WHAT IS EXPECTED: Exactly the lines from the opening of the records through the line containing "X ::= de | e | T" should be copied, with both included.

-*-

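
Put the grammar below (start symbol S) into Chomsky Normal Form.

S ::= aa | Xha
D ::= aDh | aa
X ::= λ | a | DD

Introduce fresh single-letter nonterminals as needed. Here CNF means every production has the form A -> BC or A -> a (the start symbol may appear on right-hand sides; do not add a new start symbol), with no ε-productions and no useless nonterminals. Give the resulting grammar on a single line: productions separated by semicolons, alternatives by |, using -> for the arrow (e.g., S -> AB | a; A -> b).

S -> AA | BA | XE; A -> a; B -> h; C -> DB; D -> AA | AC; E -> BA; X -> a | DD

Nullable: {X}; after ε-elimination: S -> aa | ha | Xha; D -> aa | aDh; X -> a | DD.
No unit productions to eliminate.
TERM: introduce A -> a, B -> h and substitute in every rule of length ≥2.
BIN: D -> ADB becomes D -> AC, C -> DB; S -> XBA becomes S -> XE, E -> BA.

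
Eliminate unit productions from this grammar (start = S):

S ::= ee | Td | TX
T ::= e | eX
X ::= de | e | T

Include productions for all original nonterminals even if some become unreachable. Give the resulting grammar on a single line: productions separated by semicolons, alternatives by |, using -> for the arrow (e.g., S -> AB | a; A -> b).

S -> TX | Td | ee; T -> e | eX; X -> e | de | eX

Unit productions: X->T.
Unit pairs (A ⇒* B via units): (X,T).
S: inherits non-unit rules of {S} → TX | Td | ee.
T: inherits non-unit rules of {T} → e | eX.
X: inherits non-unit rules of {T, X} → de | e | eX.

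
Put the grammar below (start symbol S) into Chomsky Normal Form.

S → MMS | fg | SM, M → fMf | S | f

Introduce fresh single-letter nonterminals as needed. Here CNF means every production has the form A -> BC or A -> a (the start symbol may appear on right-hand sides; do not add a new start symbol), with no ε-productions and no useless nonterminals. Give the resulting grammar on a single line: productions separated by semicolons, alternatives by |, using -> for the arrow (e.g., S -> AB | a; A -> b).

No ε-productions.
After unit-elimination: S -> SM | fg | MMS; M -> f | SM | fg | MMS | fMf.
TERM: introduce A -> f, B -> g and substitute in every rule of length ≥2.
BIN: M -> AMA becomes M -> AC, C -> MA; M -> MMS becomes M -> MD, D -> MS; S -> MMS becomes S -> ME, E -> MS.

S -> AB | ME | SM; A -> f; B -> g; C -> MA; D -> MS; E -> MS; M -> f | AB | AC | MD | SM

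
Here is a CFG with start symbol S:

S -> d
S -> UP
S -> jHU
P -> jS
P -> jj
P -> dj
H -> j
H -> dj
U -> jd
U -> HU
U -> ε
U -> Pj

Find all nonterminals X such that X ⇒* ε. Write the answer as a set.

{U}

Directly nullable (have an ε-rule): {U}.
Not nullable: H, P, S — each has a terminal in every rule's right-hand side or depends on a non-nullable symbol.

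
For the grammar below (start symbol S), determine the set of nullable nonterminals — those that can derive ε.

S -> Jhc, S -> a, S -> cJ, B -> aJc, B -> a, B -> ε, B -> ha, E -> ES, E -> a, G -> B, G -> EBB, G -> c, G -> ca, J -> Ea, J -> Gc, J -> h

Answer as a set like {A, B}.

Directly nullable (have an ε-rule): {B}.
G is nullable via G -> B (every symbol on the right is already known nullable).
Not nullable: E, J, S — each has a terminal in every rule's right-hand side or depends on a non-nullable symbol.

{B, G}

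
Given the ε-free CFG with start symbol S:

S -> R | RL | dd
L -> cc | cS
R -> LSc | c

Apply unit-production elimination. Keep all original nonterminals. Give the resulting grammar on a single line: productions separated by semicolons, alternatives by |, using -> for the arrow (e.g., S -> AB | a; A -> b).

Unit productions: S->R.
Unit pairs (A ⇒* B via units): (S,R).
S: inherits non-unit rules of {R, S} → LSc | RL | c | dd.
L: inherits non-unit rules of {L} → cS | cc.
R: inherits non-unit rules of {R} → LSc | c.

S -> c | RL | dd | LSc; L -> cS | cc; R -> c | LSc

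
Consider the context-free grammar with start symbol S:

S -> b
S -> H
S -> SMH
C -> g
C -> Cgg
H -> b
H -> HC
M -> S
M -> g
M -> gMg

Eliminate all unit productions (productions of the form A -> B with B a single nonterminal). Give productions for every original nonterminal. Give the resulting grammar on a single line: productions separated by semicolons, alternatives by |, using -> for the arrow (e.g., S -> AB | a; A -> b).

S -> b | HC | SMH; C -> g | Cgg; H -> b | HC; M -> b | g | HC | SMH | gMg

Unit productions: M->S, S->H.
Unit pairs (A ⇒* B via units): (M,H), (M,S), (S,H).
S: inherits non-unit rules of {H, S} → HC | SMH | b.
C: inherits non-unit rules of {C} → Cgg | g.
H: inherits non-unit rules of {H} → HC | b.
M: inherits non-unit rules of {H, M, S} → HC | SMH | b | g | gMg.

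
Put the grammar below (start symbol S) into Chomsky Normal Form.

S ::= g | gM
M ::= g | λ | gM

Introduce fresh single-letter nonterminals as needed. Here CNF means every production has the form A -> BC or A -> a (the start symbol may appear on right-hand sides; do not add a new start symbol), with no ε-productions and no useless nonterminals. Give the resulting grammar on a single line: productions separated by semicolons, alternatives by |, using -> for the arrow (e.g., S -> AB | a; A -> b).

S -> g | AM; A -> g; M -> g | AM

Nullable: {M}; after ε-elimination: S -> g | gM; M -> g | gM.
No unit productions to eliminate.
TERM: introduce A -> g and substitute in every rule of length ≥2.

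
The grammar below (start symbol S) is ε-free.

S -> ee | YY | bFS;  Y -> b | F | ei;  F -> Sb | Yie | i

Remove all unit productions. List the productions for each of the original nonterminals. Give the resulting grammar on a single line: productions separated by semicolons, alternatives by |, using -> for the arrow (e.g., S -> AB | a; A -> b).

S -> YY | ee | bFS; F -> i | Sb | Yie; Y -> b | i | Sb | ei | Yie

Unit productions: Y->F.
Unit pairs (A ⇒* B via units): (Y,F).
S: inherits non-unit rules of {S} → YY | bFS | ee.
F: inherits non-unit rules of {F} → Sb | Yie | i.
Y: inherits non-unit rules of {F, Y} → Sb | Yie | b | ei | i.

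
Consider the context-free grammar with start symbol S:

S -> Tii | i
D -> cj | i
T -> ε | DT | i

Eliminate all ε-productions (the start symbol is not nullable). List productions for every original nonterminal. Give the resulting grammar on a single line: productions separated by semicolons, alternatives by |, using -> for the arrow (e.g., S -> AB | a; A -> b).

Nullable set: {T}.
S -> Tii: T nullable, giving Tii | ii.
Drop T -> ε.
T -> DT: T nullable, giving D | DT.
Unchanged (no nullable symbols): S -> i; D -> cj; D -> i; T -> i.

S -> i | ii | Tii; D -> i | cj; T -> D | i | DT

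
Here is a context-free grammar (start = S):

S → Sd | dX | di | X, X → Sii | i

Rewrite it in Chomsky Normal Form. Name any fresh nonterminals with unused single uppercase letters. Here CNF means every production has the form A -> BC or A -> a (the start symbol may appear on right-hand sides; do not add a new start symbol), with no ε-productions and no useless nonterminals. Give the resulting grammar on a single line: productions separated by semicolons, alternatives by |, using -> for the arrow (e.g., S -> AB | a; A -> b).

S -> i | AB | AX | SA | SC; A -> d; B -> i; C -> BB; D -> BB; X -> i | SD

No ε-productions.
After unit-elimination: S -> i | Sd | dX | di | Sii; X -> i | Sii.
TERM: introduce A -> d, B -> i and substitute in every rule of length ≥2.
BIN: S -> SBB becomes S -> SC, C -> BB; X -> SBB becomes X -> SD, D -> BB.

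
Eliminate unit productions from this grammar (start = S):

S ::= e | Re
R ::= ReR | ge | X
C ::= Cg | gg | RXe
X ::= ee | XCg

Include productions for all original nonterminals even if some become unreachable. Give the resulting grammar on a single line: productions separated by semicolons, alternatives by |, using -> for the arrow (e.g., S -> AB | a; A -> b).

Unit productions: R->X.
Unit pairs (A ⇒* B via units): (R,X).
S: inherits non-unit rules of {S} → Re | e.
C: inherits non-unit rules of {C} → Cg | RXe | gg.
R: inherits non-unit rules of {R, X} → ReR | XCg | ee | ge.
X: inherits non-unit rules of {X} → XCg | ee.

S -> e | Re; C -> Cg | gg | RXe; R -> ee | ge | ReR | XCg; X -> ee | XCg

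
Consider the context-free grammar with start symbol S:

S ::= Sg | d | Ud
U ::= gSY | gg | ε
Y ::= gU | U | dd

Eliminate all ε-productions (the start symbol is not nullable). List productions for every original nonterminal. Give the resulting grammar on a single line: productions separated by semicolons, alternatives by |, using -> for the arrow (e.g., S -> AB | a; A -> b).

Nullable set: {U, Y}.
S -> Ud: U nullable, giving Ud | d.
Drop U -> ε.
U -> gSY: Y nullable, giving gS | gSY.
Y -> U: U nullable, giving U.
Y -> gU: U nullable, giving g | gU.
Unchanged (no nullable symbols): S -> Sg; S -> d; U -> gg; Y -> dd.

S -> d | Sg | Ud; U -> gS | gg | gSY; Y -> U | g | dd | gU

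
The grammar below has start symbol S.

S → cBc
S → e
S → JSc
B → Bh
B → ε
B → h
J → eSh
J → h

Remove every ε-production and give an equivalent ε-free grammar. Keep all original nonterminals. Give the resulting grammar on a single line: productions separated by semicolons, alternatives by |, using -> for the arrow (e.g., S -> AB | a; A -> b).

Nullable set: {B}.
S -> cBc: B nullable, giving cBc | cc.
Drop B -> ε.
B -> Bh: B nullable, giving Bh | h.
Unchanged (no nullable symbols): S -> JSc; S -> e; B -> h; J -> eSh; J -> h.

S -> e | cc | JSc | cBc; B -> h | Bh; J -> h | eSh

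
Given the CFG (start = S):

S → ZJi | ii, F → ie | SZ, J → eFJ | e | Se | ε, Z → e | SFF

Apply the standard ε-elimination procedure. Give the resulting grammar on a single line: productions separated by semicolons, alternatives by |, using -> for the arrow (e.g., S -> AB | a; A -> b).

S -> Zi | ii | ZJi; F -> SZ | ie; J -> e | Se | eF | eFJ; Z -> e | SFF

Nullable set: {J}.
S -> ZJi: J nullable, giving ZJi | Zi.
Drop J -> ε.
J -> eFJ: J nullable, giving eF | eFJ.
Unchanged (no nullable symbols): S -> ii; F -> SZ; F -> ie; J -> Se; J -> e; Z -> SFF; Z -> e.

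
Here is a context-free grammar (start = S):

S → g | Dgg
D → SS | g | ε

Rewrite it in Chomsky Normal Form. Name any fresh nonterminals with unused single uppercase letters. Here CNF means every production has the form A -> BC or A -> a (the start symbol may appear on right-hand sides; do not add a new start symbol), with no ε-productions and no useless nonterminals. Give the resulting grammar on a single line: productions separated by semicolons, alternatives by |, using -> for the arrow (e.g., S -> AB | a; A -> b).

Nullable: {D}; after ε-elimination: S -> g | gg | Dgg; D -> g | SS.
No unit productions to eliminate.
TERM: introduce A -> g and substitute in every rule of length ≥2.
BIN: S -> DAA becomes S -> DB, B -> AA.

S -> g | AA | DB; A -> g; B -> AA; D -> g | SS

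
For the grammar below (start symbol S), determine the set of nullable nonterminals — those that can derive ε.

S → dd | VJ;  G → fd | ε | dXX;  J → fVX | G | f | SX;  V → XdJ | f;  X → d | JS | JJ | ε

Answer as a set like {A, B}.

Directly nullable (have an ε-rule): {G, X}.
J is nullable via J -> G (every symbol on the right is already known nullable).
Not nullable: S, V — each has a terminal in every rule's right-hand side or depends on a non-nullable symbol.

{G, J, X}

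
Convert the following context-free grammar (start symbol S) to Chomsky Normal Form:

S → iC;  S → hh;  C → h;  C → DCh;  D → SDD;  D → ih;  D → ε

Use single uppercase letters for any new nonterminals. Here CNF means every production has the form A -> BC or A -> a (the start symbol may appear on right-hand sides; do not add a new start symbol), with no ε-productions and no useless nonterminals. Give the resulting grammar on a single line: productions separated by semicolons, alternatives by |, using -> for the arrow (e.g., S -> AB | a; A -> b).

S -> AA | BC; A -> h; B -> i; C -> h | CA | DE; D -> AA | BA | BC | SD | SF; E -> CA; F -> DD

Nullable: {D}; after ε-elimination: S -> hh | iC; C -> h | Ch | DCh; D -> S | SD | ih | SDD.
After unit-elimination: S -> hh | iC; C -> h | Ch | DCh; D -> SD | hh | iC | ih | SDD.
TERM: introduce A -> h, B -> i and substitute in every rule of length ≥2.
BIN: C -> DCA becomes C -> DE, E -> CA; D -> SDD becomes D -> SF, F -> DD.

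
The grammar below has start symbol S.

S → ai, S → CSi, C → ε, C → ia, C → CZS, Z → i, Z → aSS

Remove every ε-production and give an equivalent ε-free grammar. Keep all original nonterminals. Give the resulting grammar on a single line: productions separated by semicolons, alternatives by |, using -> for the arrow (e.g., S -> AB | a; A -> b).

Nullable set: {C}.
S -> CSi: C nullable, giving CSi | Si.
Drop C -> ε.
C -> CZS: C nullable, giving CZS | ZS.
Unchanged (no nullable symbols): S -> ai; C -> ia; Z -> aSS; Z -> i.

S -> Si | ai | CSi; C -> ZS | ia | CZS; Z -> i | aSS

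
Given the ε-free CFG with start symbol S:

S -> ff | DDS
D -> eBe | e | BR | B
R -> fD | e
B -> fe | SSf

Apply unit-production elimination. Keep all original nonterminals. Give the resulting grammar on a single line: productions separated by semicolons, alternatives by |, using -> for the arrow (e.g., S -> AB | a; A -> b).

Unit productions: D->B.
Unit pairs (A ⇒* B via units): (D,B).
S: inherits non-unit rules of {S} → DDS | ff.
B: inherits non-unit rules of {B} → SSf | fe.
D: inherits non-unit rules of {B, D} → BR | SSf | e | eBe | fe.
R: inherits non-unit rules of {R} → e | fD.

S -> ff | DDS; B -> fe | SSf; D -> e | BR | fe | SSf | eBe; R -> e | fD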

-*-

WRITTEN RESPONSE:
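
Put the grammar below (start symbol S) into Chomsky Normal Form.

S ::= aa | Xha
D ::= aDh | aa
X ::= λ | a | DD

Introduce fresh single-letter nonterminals as needed. Here CNF means every production has the form A -> BC or A -> a (the start symbol may appear on right-hand sides; do not add a new start symbol), with no ε-productions and no useless nonterminals. Give the resulting grammar on a single line: productions separated by semicolons, alternatives by |, using -> for the arrow (e.g., S -> AB | a; A -> b).

S -> AA | BA | XE; A -> a; B -> h; C -> DB; D -> AA | AC; E -> BA; X -> a | DD

Nullable: {X}; after ε-elimination: S -> aa | ha | Xha; D -> aa | aDh; X -> a | DD.
No unit productions to eliminate.
TERM: introduce A -> a, B -> h and substitute in every rule of length ≥2.
BIN: D -> ADB becomes D -> AC, C -> DB; S -> XBA becomes S -> XE, E -> BA.

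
Eliminate unit productions from this grammar (start = S):

S ::= ee | Td | TX
T ::= e | eX
X ::= de | e | T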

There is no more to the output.